# Exercise prompt
Across the whole listing, copy out every line that includes the string "form".

# Recorded data

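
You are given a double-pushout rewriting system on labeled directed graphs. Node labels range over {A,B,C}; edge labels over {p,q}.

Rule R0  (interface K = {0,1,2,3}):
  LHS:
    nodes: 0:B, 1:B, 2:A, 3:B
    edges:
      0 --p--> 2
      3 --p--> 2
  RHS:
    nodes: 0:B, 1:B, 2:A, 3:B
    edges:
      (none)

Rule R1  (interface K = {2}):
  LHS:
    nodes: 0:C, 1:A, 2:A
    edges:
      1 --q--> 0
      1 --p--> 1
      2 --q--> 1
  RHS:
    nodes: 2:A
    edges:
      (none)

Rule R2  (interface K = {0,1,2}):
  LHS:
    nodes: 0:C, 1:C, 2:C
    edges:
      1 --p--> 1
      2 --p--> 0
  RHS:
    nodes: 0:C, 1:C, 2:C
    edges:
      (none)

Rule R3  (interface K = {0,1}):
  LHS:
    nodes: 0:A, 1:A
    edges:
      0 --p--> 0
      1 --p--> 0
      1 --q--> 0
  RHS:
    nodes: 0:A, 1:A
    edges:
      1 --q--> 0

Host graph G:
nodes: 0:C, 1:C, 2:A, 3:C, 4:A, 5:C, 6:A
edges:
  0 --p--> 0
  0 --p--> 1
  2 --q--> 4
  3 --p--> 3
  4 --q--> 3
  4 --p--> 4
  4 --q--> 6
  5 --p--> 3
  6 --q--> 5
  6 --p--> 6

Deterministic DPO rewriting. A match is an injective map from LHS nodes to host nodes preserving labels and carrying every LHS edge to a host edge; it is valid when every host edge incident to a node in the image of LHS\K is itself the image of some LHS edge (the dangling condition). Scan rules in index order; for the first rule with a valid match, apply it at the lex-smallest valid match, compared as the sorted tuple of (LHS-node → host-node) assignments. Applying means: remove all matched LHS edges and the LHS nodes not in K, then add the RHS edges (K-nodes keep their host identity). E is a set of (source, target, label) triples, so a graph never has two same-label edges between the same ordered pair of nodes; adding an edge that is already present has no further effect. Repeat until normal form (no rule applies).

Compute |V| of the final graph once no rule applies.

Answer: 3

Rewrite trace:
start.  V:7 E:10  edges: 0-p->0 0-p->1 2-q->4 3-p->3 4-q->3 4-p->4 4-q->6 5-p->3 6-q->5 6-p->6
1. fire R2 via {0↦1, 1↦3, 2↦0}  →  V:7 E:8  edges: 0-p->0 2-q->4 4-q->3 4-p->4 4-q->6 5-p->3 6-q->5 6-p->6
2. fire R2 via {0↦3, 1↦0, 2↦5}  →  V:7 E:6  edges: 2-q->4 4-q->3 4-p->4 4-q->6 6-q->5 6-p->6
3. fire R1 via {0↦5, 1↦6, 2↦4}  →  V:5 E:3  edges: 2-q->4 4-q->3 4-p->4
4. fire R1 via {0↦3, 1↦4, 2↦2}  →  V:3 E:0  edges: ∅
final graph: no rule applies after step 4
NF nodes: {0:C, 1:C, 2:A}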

==

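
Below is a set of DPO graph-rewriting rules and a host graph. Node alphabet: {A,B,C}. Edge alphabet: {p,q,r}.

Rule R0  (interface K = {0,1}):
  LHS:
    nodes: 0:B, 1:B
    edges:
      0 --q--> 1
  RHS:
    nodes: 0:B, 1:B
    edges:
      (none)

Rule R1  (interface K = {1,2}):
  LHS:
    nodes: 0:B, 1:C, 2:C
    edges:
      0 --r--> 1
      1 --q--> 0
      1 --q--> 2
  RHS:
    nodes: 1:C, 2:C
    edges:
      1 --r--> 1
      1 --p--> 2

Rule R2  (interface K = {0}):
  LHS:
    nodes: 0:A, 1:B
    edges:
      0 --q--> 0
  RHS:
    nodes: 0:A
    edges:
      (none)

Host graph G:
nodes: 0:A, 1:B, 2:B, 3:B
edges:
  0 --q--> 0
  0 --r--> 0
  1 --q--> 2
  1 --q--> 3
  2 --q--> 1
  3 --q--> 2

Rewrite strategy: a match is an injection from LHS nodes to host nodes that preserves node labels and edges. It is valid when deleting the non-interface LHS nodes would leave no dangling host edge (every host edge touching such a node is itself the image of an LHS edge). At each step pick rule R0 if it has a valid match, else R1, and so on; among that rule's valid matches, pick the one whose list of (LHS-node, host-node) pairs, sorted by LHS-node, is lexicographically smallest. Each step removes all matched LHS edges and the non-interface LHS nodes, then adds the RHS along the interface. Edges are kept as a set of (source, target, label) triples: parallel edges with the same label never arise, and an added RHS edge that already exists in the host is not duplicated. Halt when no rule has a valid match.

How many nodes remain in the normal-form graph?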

# Output for this exercise
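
Deterministic DPO rewriting. A match is an injective map from LHS nodes to host nodes preserving labels and carrying every LHS edge to a host edge; it is valid when every host edge incident to a node in the image of LHS\K is itself the image of some LHS edge (the dangling condition). Scan rules in index order; for the first rule with a valid match, apply it at the lex-smallest valid match, compared as the sorted tuple of (LHS-node → host-node) assignments. Applying means: remove all matched LHS edges and the LHS nodes not in K, then add the RHS edges (K-nodes keep their host identity). E is a set of (source, target, label) triples, so a graph never has two same-label edges between the same ordered pair of nodes; adding an edge that is already present has no further effect. Repeat until normal form (no rule applies).
How many nodes remain in the normal-form graph?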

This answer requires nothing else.